(Records supplied)

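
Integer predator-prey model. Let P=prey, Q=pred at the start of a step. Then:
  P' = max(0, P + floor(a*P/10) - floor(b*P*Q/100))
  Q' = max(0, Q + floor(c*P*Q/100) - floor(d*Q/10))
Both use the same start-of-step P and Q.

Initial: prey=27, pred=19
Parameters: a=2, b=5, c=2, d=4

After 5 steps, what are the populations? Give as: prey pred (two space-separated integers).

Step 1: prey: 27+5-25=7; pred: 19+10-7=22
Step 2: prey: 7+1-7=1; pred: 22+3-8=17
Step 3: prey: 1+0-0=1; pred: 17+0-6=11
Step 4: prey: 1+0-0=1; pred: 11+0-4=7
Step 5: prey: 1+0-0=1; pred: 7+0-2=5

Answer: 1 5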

(End Records supplied)
(Records supplied)

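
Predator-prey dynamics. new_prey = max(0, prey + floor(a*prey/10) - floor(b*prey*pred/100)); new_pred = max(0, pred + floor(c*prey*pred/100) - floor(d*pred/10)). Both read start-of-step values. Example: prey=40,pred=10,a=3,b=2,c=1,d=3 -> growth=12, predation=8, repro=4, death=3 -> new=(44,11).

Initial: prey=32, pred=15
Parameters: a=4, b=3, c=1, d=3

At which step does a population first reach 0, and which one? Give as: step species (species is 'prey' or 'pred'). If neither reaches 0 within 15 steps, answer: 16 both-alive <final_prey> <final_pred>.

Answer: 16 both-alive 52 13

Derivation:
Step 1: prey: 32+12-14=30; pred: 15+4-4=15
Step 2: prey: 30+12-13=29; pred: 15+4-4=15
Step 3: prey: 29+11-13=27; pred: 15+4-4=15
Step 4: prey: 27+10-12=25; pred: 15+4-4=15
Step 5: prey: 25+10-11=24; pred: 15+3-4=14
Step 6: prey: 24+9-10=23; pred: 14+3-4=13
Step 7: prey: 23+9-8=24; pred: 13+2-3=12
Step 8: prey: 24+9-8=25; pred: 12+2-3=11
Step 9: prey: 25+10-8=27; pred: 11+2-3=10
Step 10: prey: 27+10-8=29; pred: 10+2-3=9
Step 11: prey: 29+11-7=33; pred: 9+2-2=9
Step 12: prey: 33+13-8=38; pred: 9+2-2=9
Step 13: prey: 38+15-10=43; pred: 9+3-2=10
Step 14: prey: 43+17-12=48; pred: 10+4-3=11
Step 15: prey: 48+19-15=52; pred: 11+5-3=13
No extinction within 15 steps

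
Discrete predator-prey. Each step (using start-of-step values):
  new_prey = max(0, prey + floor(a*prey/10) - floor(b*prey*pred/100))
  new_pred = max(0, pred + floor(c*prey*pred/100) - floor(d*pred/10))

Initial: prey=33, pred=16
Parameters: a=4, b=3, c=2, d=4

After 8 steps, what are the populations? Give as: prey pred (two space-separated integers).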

(End Records supplied)
(Records supplied)

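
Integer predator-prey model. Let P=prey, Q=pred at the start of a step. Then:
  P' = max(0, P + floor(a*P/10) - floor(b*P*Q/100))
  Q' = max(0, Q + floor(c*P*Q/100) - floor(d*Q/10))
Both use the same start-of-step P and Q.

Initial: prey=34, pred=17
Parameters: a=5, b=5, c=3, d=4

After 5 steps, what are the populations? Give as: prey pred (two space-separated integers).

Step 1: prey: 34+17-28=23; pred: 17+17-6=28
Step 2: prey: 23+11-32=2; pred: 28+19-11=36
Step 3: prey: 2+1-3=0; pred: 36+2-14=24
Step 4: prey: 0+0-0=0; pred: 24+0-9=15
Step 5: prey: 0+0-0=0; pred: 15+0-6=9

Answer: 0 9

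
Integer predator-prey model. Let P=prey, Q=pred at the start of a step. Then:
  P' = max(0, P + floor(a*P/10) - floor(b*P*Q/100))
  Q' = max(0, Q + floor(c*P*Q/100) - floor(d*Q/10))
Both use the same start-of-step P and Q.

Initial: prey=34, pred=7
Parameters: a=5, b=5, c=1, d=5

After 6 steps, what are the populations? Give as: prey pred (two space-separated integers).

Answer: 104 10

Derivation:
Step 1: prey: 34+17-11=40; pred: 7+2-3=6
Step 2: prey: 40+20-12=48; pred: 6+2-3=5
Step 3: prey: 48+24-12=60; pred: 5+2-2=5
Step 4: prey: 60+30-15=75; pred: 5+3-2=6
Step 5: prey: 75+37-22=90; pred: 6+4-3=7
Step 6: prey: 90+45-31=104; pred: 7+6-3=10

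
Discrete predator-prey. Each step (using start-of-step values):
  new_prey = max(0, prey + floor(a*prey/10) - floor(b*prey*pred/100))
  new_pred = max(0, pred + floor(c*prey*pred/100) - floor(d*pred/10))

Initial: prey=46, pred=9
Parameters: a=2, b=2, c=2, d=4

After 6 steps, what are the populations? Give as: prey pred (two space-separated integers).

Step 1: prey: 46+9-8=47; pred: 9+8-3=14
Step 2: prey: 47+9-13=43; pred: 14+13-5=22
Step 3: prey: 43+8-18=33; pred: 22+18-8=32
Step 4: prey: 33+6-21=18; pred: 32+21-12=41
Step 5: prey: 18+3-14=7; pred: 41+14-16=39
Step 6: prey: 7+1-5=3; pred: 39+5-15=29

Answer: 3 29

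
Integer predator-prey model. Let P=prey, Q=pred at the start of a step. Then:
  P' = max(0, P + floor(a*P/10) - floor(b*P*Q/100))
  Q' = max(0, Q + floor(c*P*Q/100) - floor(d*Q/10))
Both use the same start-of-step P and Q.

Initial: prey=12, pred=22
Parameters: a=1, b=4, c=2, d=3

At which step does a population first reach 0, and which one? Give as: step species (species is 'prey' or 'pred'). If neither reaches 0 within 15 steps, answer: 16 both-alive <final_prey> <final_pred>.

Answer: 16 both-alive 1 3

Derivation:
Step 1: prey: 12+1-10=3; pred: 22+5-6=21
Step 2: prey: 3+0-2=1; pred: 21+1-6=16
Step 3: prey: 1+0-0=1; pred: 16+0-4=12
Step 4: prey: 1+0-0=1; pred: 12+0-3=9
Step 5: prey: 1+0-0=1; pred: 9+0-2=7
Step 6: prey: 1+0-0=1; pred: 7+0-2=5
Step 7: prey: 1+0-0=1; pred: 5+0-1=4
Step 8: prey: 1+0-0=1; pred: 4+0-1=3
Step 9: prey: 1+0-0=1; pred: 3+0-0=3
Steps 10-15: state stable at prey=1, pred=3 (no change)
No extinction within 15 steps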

(End Records supplied)

• **What the exercise asks**
Please report how many lines of the listing contain the word "Initial", and include nothing beyond that number.

• **Answer**
7